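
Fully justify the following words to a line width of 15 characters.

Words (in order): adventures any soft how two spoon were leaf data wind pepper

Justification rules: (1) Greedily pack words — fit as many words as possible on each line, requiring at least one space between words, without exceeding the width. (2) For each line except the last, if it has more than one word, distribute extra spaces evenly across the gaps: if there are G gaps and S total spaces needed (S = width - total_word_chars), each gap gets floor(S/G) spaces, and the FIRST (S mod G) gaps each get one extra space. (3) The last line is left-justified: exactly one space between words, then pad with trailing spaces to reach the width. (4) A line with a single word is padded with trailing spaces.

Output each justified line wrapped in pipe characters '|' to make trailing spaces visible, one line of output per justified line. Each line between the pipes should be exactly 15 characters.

Line 1: ['adventures', 'any'] (min_width=14, slack=1)
Line 2: ['soft', 'how', 'two'] (min_width=12, slack=3)
Line 3: ['spoon', 'were', 'leaf'] (min_width=15, slack=0)
Line 4: ['data', 'wind'] (min_width=9, slack=6)
Line 5: ['pepper'] (min_width=6, slack=9)

Answer: |adventures  any|
|soft   how  two|
|spoon were leaf|
|data       wind|
|pepper         |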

[Exercise] Set down the listing in full, keeping every word exactly as it is.

[Response]
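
Fully justify the following words to a line width of 15 characters.

Words (in order): adventures any soft how two spoon were leaf data wind pepper

Justification rules: (1) Greedily pack words — fit as many words as possible on each line, requiring at least one space between words, without exceeding the width. (2) For each line except the last, if it has more than one word, distribute extra spaces evenly across the gaps: if there are G gaps and S total spaces needed (S = width - total_word_chars), each gap gets floor(S/G) spaces, and the FIRST (S mod G) gaps each get one extra space. (3) The last line is left-justified: exactly one space between words, then pad with trailing spaces to reach the width. (4) A line with a single word is padded with trailing spaces.

Output each justified line wrapped in pipe characters '|' to make trailing spaces visible, one line of output per justified line. Each line between the pipes should be exactly 15 characters.

Line 1: ['adventures', 'any'] (min_width=14, slack=1)
Line 2: ['soft', 'how', 'two'] (min_width=12, slack=3)
Line 3: ['spoon', 'were', 'leaf'] (min_width=15, slack=0)
Line 4: ['data', 'wind'] (min_width=9, slack=6)
Line 5: ['pepper'] (min_width=6, slack=9)

Answer: |adventures  any|
|soft   how  two|
|spoon were leaf|
|data       wind|
|pepper         |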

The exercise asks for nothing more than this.